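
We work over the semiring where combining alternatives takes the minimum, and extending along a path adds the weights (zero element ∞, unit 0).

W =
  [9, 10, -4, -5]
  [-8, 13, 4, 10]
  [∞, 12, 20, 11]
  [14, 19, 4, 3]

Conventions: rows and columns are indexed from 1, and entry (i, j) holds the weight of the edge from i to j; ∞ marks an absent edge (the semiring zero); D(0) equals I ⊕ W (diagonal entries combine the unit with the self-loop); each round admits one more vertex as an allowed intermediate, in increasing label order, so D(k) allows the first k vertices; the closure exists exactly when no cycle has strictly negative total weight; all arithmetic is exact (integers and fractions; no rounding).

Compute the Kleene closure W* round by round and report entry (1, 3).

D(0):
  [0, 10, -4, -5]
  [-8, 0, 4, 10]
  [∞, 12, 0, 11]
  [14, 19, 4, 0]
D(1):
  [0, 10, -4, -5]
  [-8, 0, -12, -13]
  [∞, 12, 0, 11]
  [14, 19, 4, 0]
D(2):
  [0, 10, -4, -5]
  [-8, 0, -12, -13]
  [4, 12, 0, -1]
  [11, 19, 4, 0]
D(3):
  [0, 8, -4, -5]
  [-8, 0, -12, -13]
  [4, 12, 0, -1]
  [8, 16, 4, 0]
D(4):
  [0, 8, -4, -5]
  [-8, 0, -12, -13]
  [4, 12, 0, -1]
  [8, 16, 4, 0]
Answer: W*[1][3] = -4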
---
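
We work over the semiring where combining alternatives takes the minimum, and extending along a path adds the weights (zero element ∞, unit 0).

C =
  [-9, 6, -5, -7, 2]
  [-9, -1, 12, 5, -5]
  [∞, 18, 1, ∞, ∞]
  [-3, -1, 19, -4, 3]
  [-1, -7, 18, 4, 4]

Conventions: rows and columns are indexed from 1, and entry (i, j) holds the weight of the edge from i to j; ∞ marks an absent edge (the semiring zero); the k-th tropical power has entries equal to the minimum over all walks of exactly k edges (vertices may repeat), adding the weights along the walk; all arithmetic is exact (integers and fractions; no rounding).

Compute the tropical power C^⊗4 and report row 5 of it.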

### WHAT NEEDS TO BE DONE
Lines holding "rows": copy each one from the records above.

### TASK OUTPUT
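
Conventions: rows and columns are indexed from 1, and entry (i, j) holds the weight of the edge from i to j; ∞ marks an absent edge (the semiring zero); D(0) equals I ⊕ W (diagonal entries combine the unit with the self-loop); each round admits one more vertex as an allowed intermediate, in increasing label order, so D(k) allows the first k vertices; the closure exists exactly when no cycle has strictly negative total weight; all arithmetic is exact (integers and fractions; no rounding).
Conventions: rows and columns are indexed from 1, and entry (i, j) holds the weight of the edge from i to j; ∞ marks an absent edge (the semiring zero); the k-th tropical power has entries equal to the minimum over all walks of exactly k edges (vertices may repeat), adding the weights along the walk; all arithmetic is exact (integers and fractions; no rounding).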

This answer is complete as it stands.